[What you will do] The records below are split into lines. How many of those lines contain the string "surfaces"? Reply with the number only.
________________
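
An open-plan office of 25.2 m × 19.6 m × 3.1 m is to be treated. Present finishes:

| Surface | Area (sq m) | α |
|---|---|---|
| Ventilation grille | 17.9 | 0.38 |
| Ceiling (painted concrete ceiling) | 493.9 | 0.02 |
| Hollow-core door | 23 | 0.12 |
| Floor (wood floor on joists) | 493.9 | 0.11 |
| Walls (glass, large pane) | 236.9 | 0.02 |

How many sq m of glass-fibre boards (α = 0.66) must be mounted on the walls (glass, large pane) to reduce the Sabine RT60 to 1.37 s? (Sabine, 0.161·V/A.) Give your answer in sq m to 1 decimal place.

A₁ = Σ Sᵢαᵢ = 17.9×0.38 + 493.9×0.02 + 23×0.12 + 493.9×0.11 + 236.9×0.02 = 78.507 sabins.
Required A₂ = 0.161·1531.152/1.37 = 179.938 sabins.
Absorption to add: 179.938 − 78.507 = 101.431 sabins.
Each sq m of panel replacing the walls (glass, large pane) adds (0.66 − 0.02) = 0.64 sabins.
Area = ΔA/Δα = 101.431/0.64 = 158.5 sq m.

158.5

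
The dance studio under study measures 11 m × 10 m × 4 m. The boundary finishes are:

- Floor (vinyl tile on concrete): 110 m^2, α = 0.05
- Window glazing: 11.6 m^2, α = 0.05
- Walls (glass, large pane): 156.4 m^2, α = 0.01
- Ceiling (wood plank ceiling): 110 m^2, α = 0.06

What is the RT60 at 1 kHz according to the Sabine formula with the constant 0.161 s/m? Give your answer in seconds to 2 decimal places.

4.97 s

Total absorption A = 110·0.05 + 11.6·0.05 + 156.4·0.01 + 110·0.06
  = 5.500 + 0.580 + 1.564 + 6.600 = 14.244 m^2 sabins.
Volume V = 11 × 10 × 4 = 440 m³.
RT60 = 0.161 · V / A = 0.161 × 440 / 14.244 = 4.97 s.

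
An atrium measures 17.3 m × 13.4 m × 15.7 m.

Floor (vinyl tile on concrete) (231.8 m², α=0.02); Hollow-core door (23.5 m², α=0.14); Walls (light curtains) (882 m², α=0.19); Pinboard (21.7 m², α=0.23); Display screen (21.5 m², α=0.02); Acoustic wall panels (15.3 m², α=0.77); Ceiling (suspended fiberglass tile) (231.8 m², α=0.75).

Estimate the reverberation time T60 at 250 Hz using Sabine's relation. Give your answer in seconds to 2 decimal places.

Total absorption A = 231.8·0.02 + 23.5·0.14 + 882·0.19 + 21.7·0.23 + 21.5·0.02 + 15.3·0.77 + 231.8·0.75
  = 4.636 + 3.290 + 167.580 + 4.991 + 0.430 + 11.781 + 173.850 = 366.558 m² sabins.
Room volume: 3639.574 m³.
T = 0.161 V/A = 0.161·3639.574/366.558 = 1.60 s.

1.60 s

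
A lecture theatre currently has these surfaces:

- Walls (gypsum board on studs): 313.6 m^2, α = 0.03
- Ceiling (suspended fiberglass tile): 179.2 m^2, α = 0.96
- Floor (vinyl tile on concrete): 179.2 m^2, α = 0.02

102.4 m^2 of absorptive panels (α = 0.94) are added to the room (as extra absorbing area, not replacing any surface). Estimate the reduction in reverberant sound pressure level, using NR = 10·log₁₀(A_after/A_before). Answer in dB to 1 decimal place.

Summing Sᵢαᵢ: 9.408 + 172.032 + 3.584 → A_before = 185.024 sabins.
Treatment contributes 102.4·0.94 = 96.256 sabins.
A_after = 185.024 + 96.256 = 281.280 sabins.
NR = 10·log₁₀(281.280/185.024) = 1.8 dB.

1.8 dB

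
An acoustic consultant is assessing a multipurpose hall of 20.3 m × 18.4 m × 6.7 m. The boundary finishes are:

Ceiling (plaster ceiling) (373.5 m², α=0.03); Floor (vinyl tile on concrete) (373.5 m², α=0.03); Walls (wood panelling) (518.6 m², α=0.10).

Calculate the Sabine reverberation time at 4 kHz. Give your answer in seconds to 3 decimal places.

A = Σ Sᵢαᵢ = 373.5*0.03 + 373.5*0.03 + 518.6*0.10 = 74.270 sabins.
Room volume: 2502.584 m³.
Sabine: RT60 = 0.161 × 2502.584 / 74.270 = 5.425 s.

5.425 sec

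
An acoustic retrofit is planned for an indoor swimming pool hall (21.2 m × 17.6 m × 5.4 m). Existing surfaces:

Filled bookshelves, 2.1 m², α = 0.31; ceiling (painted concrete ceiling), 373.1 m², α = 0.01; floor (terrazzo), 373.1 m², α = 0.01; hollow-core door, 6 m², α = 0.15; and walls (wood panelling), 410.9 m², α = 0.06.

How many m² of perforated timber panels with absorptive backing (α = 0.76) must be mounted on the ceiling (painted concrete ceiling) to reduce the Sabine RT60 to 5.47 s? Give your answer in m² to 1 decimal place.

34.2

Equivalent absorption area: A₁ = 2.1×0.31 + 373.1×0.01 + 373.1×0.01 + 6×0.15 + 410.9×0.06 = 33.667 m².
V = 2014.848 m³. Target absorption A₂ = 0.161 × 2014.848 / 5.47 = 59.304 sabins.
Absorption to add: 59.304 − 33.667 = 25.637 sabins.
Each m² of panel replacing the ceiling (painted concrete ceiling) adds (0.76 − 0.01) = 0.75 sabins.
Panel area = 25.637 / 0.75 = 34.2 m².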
________________
[Written answer] 2